RECORD EXCERPTS Block Start
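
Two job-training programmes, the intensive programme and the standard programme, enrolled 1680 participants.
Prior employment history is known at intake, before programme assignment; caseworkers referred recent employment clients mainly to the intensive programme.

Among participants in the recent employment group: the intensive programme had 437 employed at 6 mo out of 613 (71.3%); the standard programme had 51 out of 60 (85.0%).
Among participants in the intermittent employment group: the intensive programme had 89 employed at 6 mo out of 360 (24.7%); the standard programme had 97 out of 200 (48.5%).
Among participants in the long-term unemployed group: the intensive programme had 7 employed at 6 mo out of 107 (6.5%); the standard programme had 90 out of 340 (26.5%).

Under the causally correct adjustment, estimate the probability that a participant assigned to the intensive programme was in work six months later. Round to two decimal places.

Since prior employment history is a pre-existing factor (not a product of the programme) and it affects the outcome on its own, it is a confounder. The stratified rates, not the pooled rate, identify the causal effect.
Standardising the intensive programme to the population prior employment history mix: 0.401·437/613 + 0.333·89/360 + 0.266·7/107 = 0.385.

0.39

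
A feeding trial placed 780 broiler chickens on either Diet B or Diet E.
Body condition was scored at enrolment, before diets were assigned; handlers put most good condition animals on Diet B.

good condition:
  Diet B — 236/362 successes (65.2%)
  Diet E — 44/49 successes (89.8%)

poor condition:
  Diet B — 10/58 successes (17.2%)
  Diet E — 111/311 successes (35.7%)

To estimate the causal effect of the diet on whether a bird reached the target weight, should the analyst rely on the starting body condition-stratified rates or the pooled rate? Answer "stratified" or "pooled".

Diet E is higher inside every starting body condition stratum but Diet B is higher in aggregate. Whether to stratify depends on how starting body condition relates to the diet.
Starting body condition is set before the diet has any effect — it is not caused by the diet — and it independently drives the outcome. That makes it a confounder, so the causal comparison is within starting body condition levels.
Within each level — good condition: 65.2% vs 89.8%; poor condition: 17.2% vs 35.7% — Diet E is higher every time.

stratified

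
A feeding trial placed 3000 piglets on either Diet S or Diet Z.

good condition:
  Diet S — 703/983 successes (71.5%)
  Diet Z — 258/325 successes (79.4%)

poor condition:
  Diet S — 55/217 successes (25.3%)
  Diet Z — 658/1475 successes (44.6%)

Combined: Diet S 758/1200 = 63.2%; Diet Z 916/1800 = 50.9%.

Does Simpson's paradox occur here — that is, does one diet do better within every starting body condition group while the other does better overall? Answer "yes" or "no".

Within each starting body condition level (good condition 71.5% vs 79.4%; poor condition 25.3% vs 44.6%), Diet Z has the higher rate every time. Pooled: 63.2% vs 50.9% — Diet S has the higher rate overall. The two comparisons disagree.

yes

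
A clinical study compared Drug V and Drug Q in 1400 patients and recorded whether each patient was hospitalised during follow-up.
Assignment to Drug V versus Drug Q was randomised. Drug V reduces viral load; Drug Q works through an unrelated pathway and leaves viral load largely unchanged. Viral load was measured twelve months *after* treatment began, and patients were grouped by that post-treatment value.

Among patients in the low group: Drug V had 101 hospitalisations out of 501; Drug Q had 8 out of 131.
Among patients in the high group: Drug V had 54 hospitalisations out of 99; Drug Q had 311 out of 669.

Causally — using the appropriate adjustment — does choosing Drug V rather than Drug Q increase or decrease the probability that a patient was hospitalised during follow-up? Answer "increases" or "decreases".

Drug Q is lower inside every viral load stratum but Drug V is lower in aggregate. Whether to stratify depends on how viral load relates to the drug.
The distribution of viral load is itself part of what the drug does — it is an intermediate outcome. Holding it fixed would remove that part of the effect; the total effect is the pooled difference.
Pooled: Drug V 25.8% vs Drug Q 39.9%; Drug V is lower overall.

decreases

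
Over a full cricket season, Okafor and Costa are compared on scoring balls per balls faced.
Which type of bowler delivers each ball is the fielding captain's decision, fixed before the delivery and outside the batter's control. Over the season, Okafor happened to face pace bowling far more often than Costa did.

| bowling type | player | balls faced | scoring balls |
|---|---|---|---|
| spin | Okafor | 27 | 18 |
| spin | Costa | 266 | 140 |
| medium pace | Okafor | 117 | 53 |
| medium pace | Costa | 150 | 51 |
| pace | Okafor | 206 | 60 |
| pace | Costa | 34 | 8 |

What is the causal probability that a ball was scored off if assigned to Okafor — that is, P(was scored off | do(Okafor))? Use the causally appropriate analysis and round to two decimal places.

The bowling type-specific comparison favours Okafor throughout, but the pooled figures favour Costa. The question is whether to condition on bowling type.
Since bowling type is a pre-existing factor (not a product of the player) and it affects the outcome on its own, it is a confounder. The stratified rates, not the pooled rate, identify the causal effect.
Standardising Okafor to the population bowling type mix: 0.366·18/27 + 0.334·53/117 + 0.300·60/206 = 0.483.

0.48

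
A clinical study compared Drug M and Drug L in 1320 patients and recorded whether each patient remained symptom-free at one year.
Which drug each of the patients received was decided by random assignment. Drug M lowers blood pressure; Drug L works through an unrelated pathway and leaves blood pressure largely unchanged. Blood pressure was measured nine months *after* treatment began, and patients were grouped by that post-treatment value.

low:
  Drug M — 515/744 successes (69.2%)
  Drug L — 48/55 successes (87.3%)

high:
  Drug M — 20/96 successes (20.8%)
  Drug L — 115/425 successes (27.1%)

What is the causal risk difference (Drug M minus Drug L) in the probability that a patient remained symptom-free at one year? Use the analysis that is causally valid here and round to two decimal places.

The distribution of blood pressure is itself part of what the drug does — it is an intermediate outcome. Holding it fixed would remove that part of the effect; the total effect is the pooled difference.
The causal difference is the pooled difference: 0.637 − 0.340 = +0.297.

+0.30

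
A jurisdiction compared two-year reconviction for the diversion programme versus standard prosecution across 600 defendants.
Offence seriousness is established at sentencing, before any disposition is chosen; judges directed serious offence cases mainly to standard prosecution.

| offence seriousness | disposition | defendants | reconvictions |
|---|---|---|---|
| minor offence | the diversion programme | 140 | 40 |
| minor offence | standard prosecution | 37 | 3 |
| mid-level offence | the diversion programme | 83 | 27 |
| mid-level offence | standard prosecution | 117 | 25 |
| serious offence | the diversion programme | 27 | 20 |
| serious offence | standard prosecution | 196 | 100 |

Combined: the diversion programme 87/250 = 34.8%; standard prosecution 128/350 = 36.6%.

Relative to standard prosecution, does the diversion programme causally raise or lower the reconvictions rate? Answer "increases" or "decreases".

increases

Offence seriousness differs across dispositions for reasons unrelated to any effect of the disposition itself, and it separately predicts the outcome — a classic confounder. We must compare within offence seriousness levels.
Within each level — minor offence: 28.6% vs 8.1%; mid-level offence: 32.5% vs 21.4%; serious offence: 74.1% vs 51.0% — standard prosecution is lower every time.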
RECORD EXCERPTS Block End
# PROBLEM TO WORK ON
The entire listing should be repeated with no line missing and no word altered.

# TASK ANSWER
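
Two job-training programmes, the intensive programme and the standard programme, enrolled 1680 participants.
Prior employment history is known at intake, before programme assignment; caseworkers referred recent employment clients mainly to the intensive programme.

Among participants in the recent employment group: the intensive programme had 437 employed at 6 mo out of 613 (71.3%); the standard programme had 51 out of 60 (85.0%).
Among participants in the intermittent employment group: the intensive programme had 89 employed at 6 mo out of 360 (24.7%); the standard programme had 97 out of 200 (48.5%).
Among participants in the long-term unemployed group: the intensive programme had 7 employed at 6 mo out of 107 (6.5%); the standard programme had 90 out of 340 (26.5%).

Under the causally correct adjustment, estimate the probability that a participant assigned to the intensive programme was in work six months later. Round to two decimal places.

Since prior employment history is a pre-existing factor (not a product of the programme) and it affects the outcome on its own, it is a confounder. The stratified rates, not the pooled rate, identify the causal effect.
Standardising the intensive programme to the population prior employment history mix: 0.401·437/613 + 0.333·89/360 + 0.266·7/107 = 0.385.

0.39

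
A feeding trial placed 780 broiler chickens on either Diet B or Diet E.
Body condition was scored at enrolment, before diets were assigned; handlers put most good condition animals on Diet B.

good condition:
  Diet B — 236/362 successes (65.2%)
  Diet E — 44/49 successes (89.8%)

poor condition:
  Diet B — 10/58 successes (17.2%)
  Diet E — 111/311 successes (35.7%)

To estimate the causal effect of the diet on whether a bird reached the target weight, should the analyst rely on the starting body condition-stratified rates or the pooled rate? Answer "stratified" or "pooled".

Diet E is higher inside every starting body condition stratum but Diet B is higher in aggregate. Whether to stratify depends on how starting body condition relates to the diet.
Starting body condition is set before the diet has any effect — it is not caused by the diet — and it independently drives the outcome. That makes it a confounder, so the causal comparison is within starting body condition levels.
Within each level — good condition: 65.2% vs 89.8%; poor condition: 17.2% vs 35.7% — Diet E is higher every time.

stratified

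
A feeding trial placed 3000 piglets on either Diet S or Diet Z.

good condition:
  Diet S — 703/983 successes (71.5%)
  Diet Z — 258/325 successes (79.4%)

poor condition:
  Diet S — 55/217 successes (25.3%)
  Diet Z — 658/1475 successes (44.6%)

Combined: Diet S 758/1200 = 63.2%; Diet Z 916/1800 = 50.9%.

Does Simpson's paradox occur here — that is, does one diet do better within every starting body condition group while the other does better overall? Answer "yes" or "no".

Within each starting body condition level (good condition 71.5% vs 79.4%; poor condition 25.3% vs 44.6%), Diet Z has the higher rate every time. Pooled: 63.2% vs 50.9% — Diet S has the higher rate overall. The two comparisons disagree.

yes

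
A clinical study compared Drug V and Drug Q in 1400 patients and recorded whether each patient was hospitalised during follow-up.
Assignment to Drug V versus Drug Q was randomised. Drug V reduces viral load; Drug Q works through an unrelated pathway and leaves viral load largely unchanged. Viral load was measured twelve months *after* treatment began, and patients were grouped by that post-treatment value.

Among patients in the low group: Drug V had 101 hospitalisations out of 501; Drug Q had 8 out of 131.
Among patients in the high group: Drug V had 54 hospitalisations out of 99; Drug Q had 311 out of 669.

Causally — using the appropriate adjustment — does choosing Drug V rather than Drug Q increase or decrease the probability that a patient was hospitalised during follow-up? Answer "increases" or "decreases".

Drug Q is lower inside every viral load stratum but Drug V is lower in aggregate. Whether to stratify depends on how viral load relates to the drug.
The distribution of viral load is itself part of what the drug does — it is an intermediate outcome. Holding it fixed would remove that part of the effect; the total effect is the pooled difference.
Pooled: Drug V 25.8% vs Drug Q 39.9%; Drug V is lower overall.

decreases

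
Over a full cricket season, Okafor and Costa are compared on scoring balls per balls faced.
Which type of bowler delivers each ball is the fielding captain's decision, fixed before the delivery and outside the batter's control. Over the season, Okafor happened to face pace bowling far more often than Costa did.

| bowling type | player | balls faced | scoring balls |
|---|---|---|---|
| spin | Okafor | 27 | 18 |
| spin | Costa | 266 | 140 |
| medium pace | Okafor | 117 | 53 |
| medium pace | Costa | 150 | 51 |
| pace | Okafor | 206 | 60 |
| pace | Costa | 34 | 8 |

What is the causal probability that a ball was scored off if assigned to Okafor — that is, P(was scored off | do(Okafor))? Use the causally appropriate analysis and round to two decimal places.

The bowling type-specific comparison favours Okafor throughout, but the pooled figures favour Costa. The question is whether to condition on bowling type.
Since bowling type is a pre-existing factor (not a product of the player) and it affects the outcome on its own, it is a confounder. The stratified rates, not the pooled rate, identify the causal effect.
Standardising Okafor to the population bowling type mix: 0.366·18/27 + 0.334·53/117 + 0.300·60/206 = 0.483.

0.48

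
A clinical study compared Drug M and Drug L in 1320 patients and recorded whether each patient remained symptom-free at one year.
Which drug each of the patients received was decided by random assignment. Drug M lowers blood pressure; Drug L works through an unrelated pathway and leaves blood pressure largely unchanged. Blood pressure was measured nine months *after* treatment began, and patients were grouped by that post-treatment value.

low:
  Drug M — 515/744 successes (69.2%)
  Drug L — 48/55 successes (87.3%)

high:
  Drug M — 20/96 successes (20.8%)
  Drug L — 115/425 successes (27.1%)

What is the causal risk difference (Drug M minus Drug L) in the probability that a patient remained symptom-free at one year? Use the analysis that is causally valid here and round to two decimal places.

The distribution of blood pressure is itself part of what the drug does — it is an intermediate outcome. Holding it fixed would remove that part of the effect; the total effect is the pooled difference.
The causal difference is the pooled difference: 0.637 − 0.340 = +0.297.

+0.30

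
A jurisdiction compared two-year reconviction for the diversion programme versus standard prosecution across 600 defendants.
Offence seriousness is established at sentencing, before any disposition is chosen; judges directed serious offence cases mainly to standard prosecution.

| offence seriousness | disposition | defendants | reconvictions |
|---|---|---|---|
| minor offence | the diversion programme | 140 | 40 |
| minor offence | standard prosecution | 37 | 3 |
| mid-level offence | the diversion programme | 83 | 27 |
| mid-level offence | standard prosecution | 117 | 25 |
| serious offence | the diversion programme | 27 | 20 |
| serious offence | standard prosecution | 196 | 100 |

Combined: the diversion programme 87/250 = 34.8%; standard prosecution 128/350 = 36.6%.

Relative to standard prosecution, does the diversion programme causally raise or lower the reconvictions rate? Answer "increases" or "decreases".

increases

Offence seriousness differs across dispositions for reasons unrelated to any effect of the disposition itself, and it separately predicts the outcome — a classic confounder. We must compare within offence seriousness levels.
Within each level — minor offence: 28.6% vs 8.1%; mid-level offence: 32.5% vs 21.4%; serious offence: 74.1% vs 51.0% — standard prosecution is lower every time.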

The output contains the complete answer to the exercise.